Top of MATERIAL FOR THE TASK
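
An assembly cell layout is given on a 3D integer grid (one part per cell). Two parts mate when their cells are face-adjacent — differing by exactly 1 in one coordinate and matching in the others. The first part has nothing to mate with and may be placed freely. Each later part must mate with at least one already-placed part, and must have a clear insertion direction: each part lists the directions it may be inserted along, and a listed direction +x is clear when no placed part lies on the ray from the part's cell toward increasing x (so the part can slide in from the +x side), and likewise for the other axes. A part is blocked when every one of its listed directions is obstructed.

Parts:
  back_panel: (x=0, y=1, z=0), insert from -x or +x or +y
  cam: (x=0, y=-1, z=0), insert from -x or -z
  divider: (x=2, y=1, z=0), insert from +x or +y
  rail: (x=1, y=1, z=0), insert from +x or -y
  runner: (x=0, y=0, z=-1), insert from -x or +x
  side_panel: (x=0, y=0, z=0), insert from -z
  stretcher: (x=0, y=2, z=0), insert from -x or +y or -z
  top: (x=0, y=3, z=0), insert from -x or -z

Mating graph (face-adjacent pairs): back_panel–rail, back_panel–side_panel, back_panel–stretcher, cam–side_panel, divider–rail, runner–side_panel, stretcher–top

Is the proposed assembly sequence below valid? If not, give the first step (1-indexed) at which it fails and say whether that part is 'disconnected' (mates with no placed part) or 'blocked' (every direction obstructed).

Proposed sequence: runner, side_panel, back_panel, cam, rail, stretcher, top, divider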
Bottom of MATERIAL FOR THE TASK
TASK BRIEF: Return verbatim each line from the one that mentions "Mating graph (face-adjacent" to the end of the entries, inclusive.

FINAL ANSWER:
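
Mating graph (face-adjacent pairs): back_panel–rail, back_panel–side_panel, back_panel–stretcher, cam–side_panel, divider–rail, runner–side_panel, stretcher–top

Is the proposed assembly sequence below valid? If not, give the first step (1-indexed) at which it fails and say whether that part is 'disconnected' (mates with no placed part) or 'blocked' (every direction obstructed).

Proposed sequence: runner, side_panel, back_panel, cam, rail, stretcher, top, divider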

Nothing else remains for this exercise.